_Task statement_
Every entry that follows should be written out again exactly.
***** Source material
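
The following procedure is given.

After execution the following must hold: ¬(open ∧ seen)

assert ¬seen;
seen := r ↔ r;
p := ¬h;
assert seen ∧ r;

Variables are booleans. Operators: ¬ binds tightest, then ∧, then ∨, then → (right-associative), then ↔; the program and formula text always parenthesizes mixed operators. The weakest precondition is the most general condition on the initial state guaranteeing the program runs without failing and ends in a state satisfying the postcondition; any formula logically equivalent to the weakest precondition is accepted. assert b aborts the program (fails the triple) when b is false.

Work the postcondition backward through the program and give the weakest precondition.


Working backward. After the program, ¬(open ∧ seen) must hold.
Before assert seen ∧ r: seen ∧ r ∧ (¬(open ∧ seen))
Before p := ¬h: seen ∧ r ∧ (¬(open ∧ seen))
Before seen := r ↔ r: r ∧ (¬open)
Before assert ¬seen: (¬seen) ∧ r ∧ (¬open)
Answer: WP = (¬seen) ∧ r ∧ (¬open)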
**********
_Problem solution_
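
The following procedure is given.

After execution the following must hold: ¬(open ∧ seen)

assert ¬seen;
seen := r ↔ r;
p := ¬h;
assert seen ∧ r;

Variables are booleans. Operators: ¬ binds tightest, then ∧, then ∨, then → (right-associative), then ↔; the program and formula text always parenthesizes mixed operators. The weakest precondition is the most general condition on the initial state guaranteeing the program runs without failing and ends in a state satisfying the postcondition; any formula logically equivalent to the weakest precondition is accepted. assert b aborts the program (fails the triple) when b is false.

Work the postcondition backward through the program and give the weakest precondition.


Working backward. After the program, ¬(open ∧ seen) must hold.
Before assert seen ∧ r: seen ∧ r ∧ (¬(open ∧ seen))
Before p := ¬h: seen ∧ r ∧ (¬(open ∧ seen))
Before seen := r ↔ r: r ∧ (¬open)
Before assert ¬seen: (¬seen) ∧ r ∧ (¬open)
Answer: WP = (¬seen) ∧ r ∧ (¬open)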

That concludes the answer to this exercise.